> [Stored records]:
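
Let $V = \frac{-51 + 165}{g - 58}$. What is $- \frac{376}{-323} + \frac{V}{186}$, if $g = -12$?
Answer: $\frac{809783}{700910} \approx 1.1553$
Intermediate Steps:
$V = - \frac{57}{35}$ ($V = \frac{-51 + 165}{-12 - 58} = \frac{114}{-70} = 114 \left(- \frac{1}{70}\right) = - \frac{57}{35} \approx -1.6286$)
$- \frac{376}{-323} + \frac{V}{186} = - \frac{376}{-323} - \frac{57}{35 \cdot 186} = \left(-376\right) \left(- \frac{1}{323}\right) - \frac{19}{2170} = \frac{376}{323} - \frac{19}{2170} = \frac{809783}{700910}$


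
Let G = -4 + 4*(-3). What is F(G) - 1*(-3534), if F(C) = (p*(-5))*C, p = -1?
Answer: 3454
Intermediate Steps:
G = -16 (G = -4 - 12 = -16)
F(C) = 5*C (F(C) = (-1*(-5))*C = 5*C)
F(G) - 1*(-3534) = 5*(-16) - 1*(-3534) = -80 + 3534 = 3454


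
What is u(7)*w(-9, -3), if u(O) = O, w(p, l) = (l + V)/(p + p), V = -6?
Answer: 7/2 ≈ 3.5000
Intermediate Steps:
w(p, l) = (-6 + l)/(2*p) (w(p, l) = (l - 6)/(p + p) = (-6 + l)/((2*p)) = (-6 + l)*(1/(2*p)) = (-6 + l)/(2*p))
u(7)*w(-9, -3) = 7*((½)*(-6 - 3)/(-9)) = 7*((½)*(-⅑)*(-9)) = 7*(½) = 7/2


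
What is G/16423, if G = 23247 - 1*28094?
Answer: -4847/16423 ≈ -0.29514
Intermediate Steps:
G = -4847 (G = 23247 - 28094 = -4847)
G/16423 = -4847/16423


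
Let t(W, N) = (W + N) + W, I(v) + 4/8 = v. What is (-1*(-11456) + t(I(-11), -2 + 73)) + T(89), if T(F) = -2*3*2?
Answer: 11492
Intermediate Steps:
I(v) = -½ + v
T(F) = -12 (T(F) = -6*2 = -12)
t(W, N) = N + 2*W (t(W, N) = (N + W) + W = N + 2*W)
(-1*(-11456) + t(I(-11), -2 + 73)) + T(89) = (-1*(-11456) + ((-2 + 73) + 2*(-½ - 11))) - 12 = (11456 + (71 + 2*(-23/2))) - 12 = (11456 + (71 - 23)) - 12 = (11456 + 48) - 12 = 11504 - 12 = 11492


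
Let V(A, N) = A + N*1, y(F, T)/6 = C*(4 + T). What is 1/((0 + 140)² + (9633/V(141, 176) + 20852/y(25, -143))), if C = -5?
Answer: 660945/12977911847 ≈ 5.0928e-5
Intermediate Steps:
y(F, T) = -120 - 30*T (y(F, T) = 6*(-5*(4 + T)) = 6*(-20 - 5*T) = -120 - 30*T)
V(A, N) = A + N
1/((0 + 140)² + (9633/V(141, 176) + 20852/y(25, -143))) = 1/((0 + 140)² + (9633/(141 + 176) + 20852/(-120 - 30*(-143)))) = 1/(140² + (9633/317 + 20852/(-120 + 4290))) = 1/(19600 + (9633*(1/317) + 20852/4170)) = 1/(19600 + (9633/317 + 20852*(1/4170))) = 1/(19600 + (9633/317 + 10426/2085)) = 1/(19600 + 23389847/660945) = 1/(12977911847/660945) = 660945/12977911847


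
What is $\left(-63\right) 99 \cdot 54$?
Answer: $-336798$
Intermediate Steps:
$\left(-63\right) 99 \cdot 54 = \left(-6237\right) 54 = -336798$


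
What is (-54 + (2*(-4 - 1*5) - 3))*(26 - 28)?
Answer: 150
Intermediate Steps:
(-54 + (2*(-4 - 1*5) - 3))*(26 - 28) = (-54 + (2*(-4 - 5) - 3))*(-2) = (-54 + (2*(-9) - 3))*(-2) = (-54 + (-18 - 3))*(-2) = (-54 - 21)*(-2) = -75*(-2) = 150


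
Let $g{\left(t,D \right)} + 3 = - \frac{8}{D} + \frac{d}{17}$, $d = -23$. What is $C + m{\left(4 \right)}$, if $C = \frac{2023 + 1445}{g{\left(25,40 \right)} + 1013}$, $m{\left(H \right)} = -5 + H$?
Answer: $\frac{104531}{42859} \approx 2.4389$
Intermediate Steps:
$g{\left(t,D \right)} = - \frac{74}{17} - \frac{8}{D}$ ($g{\left(t,D \right)} = -3 - \left(\frac{23}{17} + \frac{8}{D}\right) = - \frac{74}{17} - \frac{8}{D}$)
$C = \frac{147390}{42859}$ ($C = \frac{2023 + 1445}{\left(- \frac{74}{17} - \frac{8}{40}\right) + 1013} = \frac{3468}{\left(- \frac{74}{17} - \frac{1}{5}\right) + 1013} = \frac{3468}{- \frac{387}{85} + 1013} = \frac{3468}{\frac{85718}{85}} = 3468 \cdot \frac{85}{85718} = \frac{147390}{42859} \approx 3.4389$)
$C + m{\left(4 \right)} = \frac{147390}{42859} + \left(-5 + 4\right) = \frac{147390}{42859} - 1 = \frac{104531}{42859}$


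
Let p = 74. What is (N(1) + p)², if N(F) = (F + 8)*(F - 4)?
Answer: 2209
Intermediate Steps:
N(F) = (-4 + F)*(8 + F) (N(F) = (8 + F)*(-4 + F) = (-4 + F)*(8 + F))
(N(1) + p)² = ((-32 + 1² + 4*1) + 74)² = ((-32 + 1 + 4) + 74)² = (-27 + 74)² = 47² = 2209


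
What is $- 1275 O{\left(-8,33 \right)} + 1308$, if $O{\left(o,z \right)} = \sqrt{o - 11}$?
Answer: $1308 - 1275 i \sqrt{19} \approx 1308.0 - 5557.6 i$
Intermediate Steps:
$O{\left(o,z \right)} = \sqrt{-11 + o}$
$- 1275 O{\left(-8,33 \right)} + 1308 = - 1275 \sqrt{-11 - 8} + 1308 = - 1275 \sqrt{-19} + 1308 = - 1275 i \sqrt{19} + 1308 = 1308 - 1275 i \sqrt{19}$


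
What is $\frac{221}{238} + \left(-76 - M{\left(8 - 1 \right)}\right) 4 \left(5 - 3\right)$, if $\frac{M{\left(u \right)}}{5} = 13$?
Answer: $- \frac{15779}{14} \approx -1127.1$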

> [WHAT IS EXPECTED]: All of the records are to be reproduced exactly as they were given.

> [EXERCISE RESULT]:
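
Let $V = \frac{-51 + 165}{g - 58}$. What is $- \frac{376}{-323} + \frac{V}{186}$, if $g = -12$?
Answer: $\frac{809783}{700910} \approx 1.1553$
Intermediate Steps:
$V = - \frac{57}{35}$ ($V = \frac{-51 + 165}{-12 - 58} = \frac{114}{-70} = 114 \left(- \frac{1}{70}\right) = - \frac{57}{35} \approx -1.6286$)
$- \frac{376}{-323} + \frac{V}{186} = - \frac{376}{-323} - \frac{57}{35 \cdot 186} = \left(-376\right) \left(- \frac{1}{323}\right) - \frac{19}{2170} = \frac{376}{323} - \frac{19}{2170} = \frac{809783}{700910}$


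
Let G = -4 + 4*(-3). What is F(G) - 1*(-3534), if F(C) = (p*(-5))*C, p = -1?
Answer: 3454
Intermediate Steps:
G = -16 (G = -4 - 12 = -16)
F(C) = 5*C (F(C) = (-1*(-5))*C = 5*C)
F(G) - 1*(-3534) = 5*(-16) - 1*(-3534) = -80 + 3534 = 3454


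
What is u(7)*w(-9, -3), if u(O) = O, w(p, l) = (l + V)/(p + p), V = -6?
Answer: 7/2 ≈ 3.5000
Intermediate Steps:
w(p, l) = (-6 + l)/(2*p) (w(p, l) = (l - 6)/(p + p) = (-6 + l)/((2*p)) = (-6 + l)*(1/(2*p)) = (-6 + l)/(2*p))
u(7)*w(-9, -3) = 7*((½)*(-6 - 3)/(-9)) = 7*((½)*(-⅑)*(-9)) = 7*(½) = 7/2


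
What is G/16423, if G = 23247 - 1*28094?
Answer: -4847/16423 ≈ -0.29514
Intermediate Steps:
G = -4847 (G = 23247 - 28094 = -4847)
G/16423 = -4847/16423


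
Let t(W, N) = (W + N) + W, I(v) + 4/8 = v. What is (-1*(-11456) + t(I(-11), -2 + 73)) + T(89), if T(F) = -2*3*2?
Answer: 11492
Intermediate Steps:
I(v) = -½ + v
T(F) = -12 (T(F) = -6*2 = -12)
t(W, N) = N + 2*W (t(W, N) = (N + W) + W = N + 2*W)
(-1*(-11456) + t(I(-11), -2 + 73)) + T(89) = (-1*(-11456) + ((-2 + 73) + 2*(-½ - 11))) - 12 = (11456 + (71 + 2*(-23/2))) - 12 = (11456 + (71 - 23)) - 12 = (11456 + 48) - 12 = 11504 - 12 = 11492


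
Let V(A, N) = A + N*1, y(F, T)/6 = C*(4 + T). What is 1/((0 + 140)² + (9633/V(141, 176) + 20852/y(25, -143))), if C = -5?
Answer: 660945/12977911847 ≈ 5.0928e-5
Intermediate Steps:
y(F, T) = -120 - 30*T (y(F, T) = 6*(-5*(4 + T)) = 6*(-20 - 5*T) = -120 - 30*T)
V(A, N) = A + N
1/((0 + 140)² + (9633/V(141, 176) + 20852/y(25, -143))) = 1/((0 + 140)² + (9633/(141 + 176) + 20852/(-120 - 30*(-143)))) = 1/(140² + (9633/317 + 20852/(-120 + 4290))) = 1/(19600 + (9633*(1/317) + 20852/4170)) = 1/(19600 + (9633/317 + 20852*(1/4170))) = 1/(19600 + (9633/317 + 10426/2085)) = 1/(19600 + 23389847/660945) = 1/(12977911847/660945) = 660945/12977911847


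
What is $\left(-63\right) 99 \cdot 54$?
Answer: $-336798$
Intermediate Steps:
$\left(-63\right) 99 \cdot 54 = \left(-6237\right) 54 = -336798$


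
What is (-54 + (2*(-4 - 1*5) - 3))*(26 - 28)?
Answer: 150
Intermediate Steps:
(-54 + (2*(-4 - 1*5) - 3))*(26 - 28) = (-54 + (2*(-4 - 5) - 3))*(-2) = (-54 + (2*(-9) - 3))*(-2) = (-54 + (-18 - 3))*(-2) = (-54 - 21)*(-2) = -75*(-2) = 150


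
Let $g{\left(t,D \right)} + 3 = - \frac{8}{D} + \frac{d}{17}$, $d = -23$. What is $C + m{\left(4 \right)}$, if $C = \frac{2023 + 1445}{g{\left(25,40 \right)} + 1013}$, $m{\left(H \right)} = -5 + H$?
Answer: $\frac{104531}{42859} \approx 2.4389$
Intermediate Steps:
$g{\left(t,D \right)} = - \frac{74}{17} - \frac{8}{D}$ ($g{\left(t,D \right)} = -3 - \left(\frac{23}{17} + \frac{8}{D}\right) = - \frac{74}{17} - \frac{8}{D}$)
$C = \frac{147390}{42859}$ ($C = \frac{2023 + 1445}{\left(- \frac{74}{17} - \frac{8}{40}\right) + 1013} = \frac{3468}{\left(- \frac{74}{17} - \frac{1}{5}\right) + 1013} = \frac{3468}{- \frac{387}{85} + 1013} = \frac{3468}{\frac{85718}{85}} = 3468 \cdot \frac{85}{85718} = \frac{147390}{42859} \approx 3.4389$)
$C + m{\left(4 \right)} = \frac{147390}{42859} + \left(-5 + 4\right) = \frac{147390}{42859} - 1 = \frac{104531}{42859}$


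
Let p = 74. What is (N(1) + p)², if N(F) = (F + 8)*(F - 4)?
Answer: 2209
Intermediate Steps:
N(F) = (-4 + F)*(8 + F) (N(F) = (8 + F)*(-4 + F) = (-4 + F)*(8 + F))
(N(1) + p)² = ((-32 + 1² + 4*1) + 74)² = ((-32 + 1 + 4) + 74)² = (-27 + 74)² = 47² = 2209


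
What is $- 1275 O{\left(-8,33 \right)} + 1308$, if $O{\left(o,z \right)} = \sqrt{o - 11}$?
Answer: $1308 - 1275 i \sqrt{19} \approx 1308.0 - 5557.6 i$
Intermediate Steps:
$O{\left(o,z \right)} = \sqrt{-11 + o}$
$- 1275 O{\left(-8,33 \right)} + 1308 = - 1275 \sqrt{-11 - 8} + 1308 = - 1275 \sqrt{-19} + 1308 = - 1275 i \sqrt{19} + 1308 = 1308 - 1275 i \sqrt{19}$


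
What is $\frac{221}{238} + \left(-76 - M{\left(8 - 1 \right)}\right) 4 \left(5 - 3\right)$, if $\frac{M{\left(u \right)}}{5} = 13$?
Answer: $- \frac{15779}{14} \approx -1127.1$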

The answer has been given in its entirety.